*** Supplied material ***
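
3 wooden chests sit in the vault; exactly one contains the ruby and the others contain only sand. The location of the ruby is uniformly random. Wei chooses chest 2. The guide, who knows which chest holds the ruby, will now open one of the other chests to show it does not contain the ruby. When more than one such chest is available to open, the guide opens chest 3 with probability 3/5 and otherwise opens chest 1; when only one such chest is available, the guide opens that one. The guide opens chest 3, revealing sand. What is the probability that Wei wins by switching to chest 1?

5/8

Apply Bayes' rule, conditioning on where the ruby actually is.
If it is in chest 1 (prior 1/3): only chest 3 is available, probability 1; weight (1/3)·1 = 1/3.
If it is in chest 2 (prior 1/3): chest 3 is available, opened with probability 3/5; weight (1/3)·(3/5) = 1/5.
If it is in chest 3 (prior 1/3): the guide opened chest 3, so this case is ruled out; weight (1/3)·0 = 0.
The weights sum to 8/15.
So P(the ruby in chest 1 | the guide opened chest 3) = (1/3) / (8/15) = 5/8.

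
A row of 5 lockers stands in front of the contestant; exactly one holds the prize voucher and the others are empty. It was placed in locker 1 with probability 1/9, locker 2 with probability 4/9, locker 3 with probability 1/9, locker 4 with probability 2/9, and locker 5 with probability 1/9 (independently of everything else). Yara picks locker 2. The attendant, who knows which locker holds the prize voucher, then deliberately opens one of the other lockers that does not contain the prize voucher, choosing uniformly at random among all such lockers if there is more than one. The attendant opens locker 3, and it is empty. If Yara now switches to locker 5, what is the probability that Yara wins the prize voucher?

Condition on the true location of the prize voucher.
If it is in either of lockers 1 and 5 (prior 1/9 each): the attendant has 3 equally likely choices, so probability 1/3; weight (1/9)·(1/3) = 1/27 each.
If it is in locker 2 (prior 4/9): the attendant has 4 equally likely choices, so probability 1/4; weight (4/9)·(1/4) = 1/9.
If it is in locker 3 (prior 1/9): the attendant opened locker 3, so this case is ruled out; weight (1/9)·0 = 0.
If it is in locker 4 (prior 2/9): the attendant has 3 equally likely choices, so probability 1/3; weight (2/9)·(1/3) = 2/27.
The weights sum to 7/27.
So P(the prize voucher in locker 5 | the attendant opened locker 3) = (1/27) / (7/27) = 1/7.

1/7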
*** End of Supplied material ***
## Problem details
Write down exactly the line that contains "A row of 5 lockers" along with all later lines of the material, ending at its final line.

## The answer
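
A row of 5 lockers stands in front of the contestant; exactly one holds the prize voucher and the others are empty. It was placed in locker 1 with probability 1/9, locker 2 with probability 4/9, locker 3 with probability 1/9, locker 4 with probability 2/9, and locker 5 with probability 1/9 (independently of everything else). Yara picks locker 2. The attendant, who knows which locker holds the prize voucher, then deliberately opens one of the other lockers that does not contain the prize voucher, choosing uniformly at random among all such lockers if there is more than one. The attendant opens locker 3, and it is empty. If Yara now switches to locker 5, what is the probability that Yara wins the prize voucher?

Condition on the true location of the prize voucher.
If it is in either of lockers 1 and 5 (prior 1/9 each): the attendant has 3 equally likely choices, so probability 1/3; weight (1/9)·(1/3) = 1/27 each.
If it is in locker 2 (prior 4/9): the attendant has 4 equally likely choices, so probability 1/4; weight (4/9)·(1/4) = 1/9.
If it is in locker 3 (prior 1/9): the attendant opened locker 3, so this case is ruled out; weight (1/9)·0 = 0.
If it is in locker 4 (prior 2/9): the attendant has 3 equally likely choices, so probability 1/3; weight (2/9)·(1/3) = 2/27.
The weights sum to 7/27.
So P(the prize voucher in locker 5 | the attendant opened locker 3) = (1/27) / (7/27) = 1/7.

1/7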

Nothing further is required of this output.